Records drawn from a dataset:

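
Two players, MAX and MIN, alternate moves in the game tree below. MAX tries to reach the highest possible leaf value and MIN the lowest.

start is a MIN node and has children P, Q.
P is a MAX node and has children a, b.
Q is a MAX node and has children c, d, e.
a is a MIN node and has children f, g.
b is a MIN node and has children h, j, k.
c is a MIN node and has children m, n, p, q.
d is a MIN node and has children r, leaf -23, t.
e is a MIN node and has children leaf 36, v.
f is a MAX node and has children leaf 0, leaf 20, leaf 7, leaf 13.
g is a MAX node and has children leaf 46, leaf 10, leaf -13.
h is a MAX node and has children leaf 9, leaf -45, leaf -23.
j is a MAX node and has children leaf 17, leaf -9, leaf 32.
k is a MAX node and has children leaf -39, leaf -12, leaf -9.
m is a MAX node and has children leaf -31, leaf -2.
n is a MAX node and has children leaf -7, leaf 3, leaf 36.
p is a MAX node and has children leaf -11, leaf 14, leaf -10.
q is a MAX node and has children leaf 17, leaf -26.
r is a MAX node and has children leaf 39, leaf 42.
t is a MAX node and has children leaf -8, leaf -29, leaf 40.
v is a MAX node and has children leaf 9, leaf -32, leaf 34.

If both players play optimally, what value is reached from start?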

### Task item
The line containing "q is a MAX node and has children leaf" and all lines after it, through the end of the entries above, are to be returned exactly and alone.

### Solved problem
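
q is a MAX node and has children leaf 17, leaf -26.
r is a MAX node and has children leaf 39, leaf 42.
t is a MAX node and has children leaf -8, leaf -29, leaf 40.
v is a MAX node and has children leaf 9, leaf -32, leaf 34.

If both players play optimally, what value is reached from start?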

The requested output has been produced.